• _Given entries_:
◆ ◆ ◆ ◆ ◆ ◆ ◆
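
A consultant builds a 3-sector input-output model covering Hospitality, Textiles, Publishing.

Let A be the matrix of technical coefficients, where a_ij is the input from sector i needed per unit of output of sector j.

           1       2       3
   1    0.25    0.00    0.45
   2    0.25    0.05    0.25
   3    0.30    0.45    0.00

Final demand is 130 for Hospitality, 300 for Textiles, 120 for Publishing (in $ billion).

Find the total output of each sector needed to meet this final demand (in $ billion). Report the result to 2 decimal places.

I − A =
  [   0.75     0.00    -0.45]
  [  -0.25     0.95    -0.25]
  [  -0.30    -0.45     1.00]
Cofactors of I−A, C_ij = (−1)^(i+j)·(minor ij) (rows/columns in the sector order above):
  C_11 = (0.95)(1.00) − (-0.25)(-0.45) = 0.8375
  C_12 = −[(-0.25)(1.00) − (-0.25)(-0.30)] = 0.3250
  C_13 = (-0.25)(-0.45) − (0.95)(-0.30) = 0.3975
  C_21 = −[(0.00)(1.00) − (-0.45)(-0.45)] = 0.2025
  C_22 = (0.75)(1.00) − (-0.45)(-0.30) = 0.6150
  C_23 = −[(0.75)(-0.45) − (0.00)(-0.30)] = 0.3375
  C_31 = (0.00)(-0.25) − (-0.45)(0.95) = 0.4275
  C_32 = −[(0.75)(-0.25) − (-0.45)(-0.25)] = 0.3000
  C_33 = (0.75)(0.95) − (0.00)(-0.25) = 0.7125
det(I−A) = Σ_j (I−A)_1j·C_1j = (0.75)(0.8375) + (0.00)(0.3250) + (-0.45)(0.3975) = 0.44925
adj(I−A) = Cᵀ =
  [ 0.8375   0.2025   0.4275]
  [ 0.3250   0.6150   0.3000]
  [ 0.3975   0.3375   0.7125]
(I − A)⁻¹ = adj(I−A) / det(I−A) ≈
  [   1.8642     0.4508     0.9516]
  [   0.7234     1.3689     0.6678]
  [   0.8848     0.7513     1.5860]
x = (I − A)⁻¹ d = adj(I−A)·d / det(I−A), with det(I−A) = 0.44925:
  x_1 = (0.8375·130 + 0.2025·300 + 0.4275·120) / 0.44925 = 220.925 / 0.44925 ≈ 491.76
  x_2 = (0.3250·130 + 0.6150·300 + 0.3000·120) / 0.44925 = 262.75 / 0.44925 ≈ 584.86
  x_3 = (0.3975·130 + 0.3375·300 + 0.7125·120) / 0.44925 = 238.425 / 0.44925 ≈ 530.72

x_1 = 491.76, x_2 = 584.86, x_3 = 530.72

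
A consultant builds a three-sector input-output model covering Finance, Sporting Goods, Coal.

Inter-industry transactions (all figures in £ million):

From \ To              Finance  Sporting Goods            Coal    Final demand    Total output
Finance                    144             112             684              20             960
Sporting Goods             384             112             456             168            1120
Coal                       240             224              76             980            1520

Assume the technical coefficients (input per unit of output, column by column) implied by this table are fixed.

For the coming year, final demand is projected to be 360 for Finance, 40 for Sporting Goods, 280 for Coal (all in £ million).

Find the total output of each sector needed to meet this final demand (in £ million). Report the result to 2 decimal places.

Technical coefficients a_ij = z_ij / X_j:
  a_FF = 144/960 = 0.15, a_SF = 384/960 = 0.40, a_CF = 240/960 = 0.25
  a_FS = 112/1120 = 0.10, a_SS = 112/1120 = 0.10, a_CS = 224/1120 = 0.20
  a_FC = 684/1520 = 0.45, a_SC = 456/1520 = 0.30, a_CC = 76/1520 = 0.05
I − A =
  [   0.85    -0.10    -0.45]
  [  -0.40     0.90    -0.30]
  [  -0.25    -0.20     0.95]
Cofactors of I−A, C_ij = (−1)^(i+j)·(minor ij) (rows/columns in the sector order above):
  C_11 = (0.90)(0.95) − (-0.30)(-0.20) = 0.7950
  C_12 = −[(-0.40)(0.95) − (-0.30)(-0.25)] = 0.4550
  C_13 = (-0.40)(-0.20) − (0.90)(-0.25) = 0.3050
  C_21 = −[(-0.10)(0.95) − (-0.45)(-0.20)] = 0.1850
  C_22 = (0.85)(0.95) − (-0.45)(-0.25) = 0.6950
  C_23 = −[(0.85)(-0.20) − (-0.10)(-0.25)] = 0.1950
  C_31 = (-0.10)(-0.30) − (-0.45)(0.90) = 0.4350
  C_32 = −[(0.85)(-0.30) − (-0.45)(-0.40)] = 0.4350
  C_33 = (0.85)(0.90) − (-0.10)(-0.40) = 0.7250
det(I−A) = Σ_j (I−A)_1j·C_1j = (0.85)(0.7950) + (-0.10)(0.4550) + (-0.45)(0.3050) = 0.4930
adj(I−A) = Cᵀ =
  [ 0.7950   0.1850   0.4350]
  [ 0.4550   0.6950   0.4350]
  [ 0.3050   0.1950   0.7250]
(I − A)⁻¹ = adj(I−A) / det(I−A) ≈
  [   1.6126     0.3753     0.8824]
  [   0.9229     1.4097     0.8824]
  [   0.6187     0.3955     1.4706]
x = (I − A)⁻¹ d = adj(I−A)·d / det(I−A), with det(I−A) = 0.4930:
  x_F = (0.7950·360 + 0.1850·40 + 0.4350·280) / 0.4930 = 415.40 / 0.4930 ≈ 842.60
  x_S = (0.4550·360 + 0.6950·40 + 0.4350·280) / 0.4930 = 313.40 / 0.4930 ≈ 635.70
  x_C = (0.3050·360 + 0.1950·40 + 0.7250·280) / 0.4930 = 320.60 / 0.4930 ≈ 650.30

x_F = 842.60, x_S = 635.70, x_C = 650.30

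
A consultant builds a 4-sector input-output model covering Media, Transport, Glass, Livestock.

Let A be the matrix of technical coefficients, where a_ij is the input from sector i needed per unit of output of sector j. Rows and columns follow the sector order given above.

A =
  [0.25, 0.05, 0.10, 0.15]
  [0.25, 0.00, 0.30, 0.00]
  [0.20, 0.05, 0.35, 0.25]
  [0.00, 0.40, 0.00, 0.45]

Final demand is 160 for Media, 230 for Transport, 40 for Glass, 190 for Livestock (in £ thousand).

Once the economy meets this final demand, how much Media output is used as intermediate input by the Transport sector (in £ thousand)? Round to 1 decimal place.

I − A =
  [   0.75    -0.05    -0.10    -0.15]
  [  -0.25     1.00    -0.30     0.00]
  [  -0.20    -0.05     0.65    -0.25]
  [   0.00    -0.40     0.00     0.55]
Compute the cofactors C_ij = (−1)^(i+j)·(3×3 minor ij) of I−A; the adjugate is their transpose:
adj(I−A) = Cᵀ =
  [ 0.319250   0.069625   0.081250   0.124000]
  [ 0.122375   0.257125   0.137500   0.095875]
  [ 0.141875   0.113125   0.390625   0.216250]
  [ 0.089000   0.187000   0.100000   0.443875]
det(I−A) = Σ_j (I−A)_1j·C_1j = (0.75)(0.319250) + (-0.05)(0.122375) + (-0.10)(0.141875) + (-0.15)(0.089000) = 0.20578125
(I − A)⁻¹ = adj(I−A) / det(I−A) ≈
  [   1.5514     0.3383     0.3948     0.6026]
  [   0.5947     1.2495     0.6682     0.4659]
  [   0.6894     0.5497     1.8983     1.0509]
  [   0.4325     0.9087     0.4860     2.1570]
First solve x = (I − A)⁻¹ d = adj(I−A)·d / det(I−A); in particular x_T = (0.122375·160 + 0.257125·230 + 0.137500·40 + 0.095875·190) / 0.20578125 = 102.435 / 0.20578125 ≈ 497.786.
Intermediate flow from M to T: z_MT = a_MT · x_T = 0.05 × 102.435 / 0.20578125 = 5.12175 / 0.20578125 ≈ 24.9.

z_MT = 24.9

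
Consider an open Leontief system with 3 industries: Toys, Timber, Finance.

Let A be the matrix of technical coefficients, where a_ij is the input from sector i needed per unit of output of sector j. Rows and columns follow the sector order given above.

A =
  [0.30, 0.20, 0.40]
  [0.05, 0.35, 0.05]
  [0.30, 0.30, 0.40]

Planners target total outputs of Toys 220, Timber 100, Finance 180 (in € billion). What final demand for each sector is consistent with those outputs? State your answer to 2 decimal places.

d_1 = 62.00, d_2 = 45.00, d_3 = 12.00

I − A =
  [   0.70    -0.20    -0.40]
  [  -0.05     0.65    -0.05]
  [  -0.30    -0.30     0.60]
d = (I − A) x:
  d_1 = (+0.70)·220 + (-0.20)·100 + (-0.40)·180 = 62.00
  d_2 = (-0.05)·220 + (+0.65)·100 + (-0.05)·180 = 45.00
  d_3 = (-0.30)·220 + (-0.30)·100 + (+0.60)·180 = 12.00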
◆ ◆ ◆ ◆ ◆ ◆ ◆
Return every line of the data above in which "Publishing" appears.

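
A consultant builds a 3-sector input-output model covering Hospitality, Textiles, Publishing.
Final demand is 130 for Hospitality, 300 for Textiles, 120 for Publishing (in $ billion).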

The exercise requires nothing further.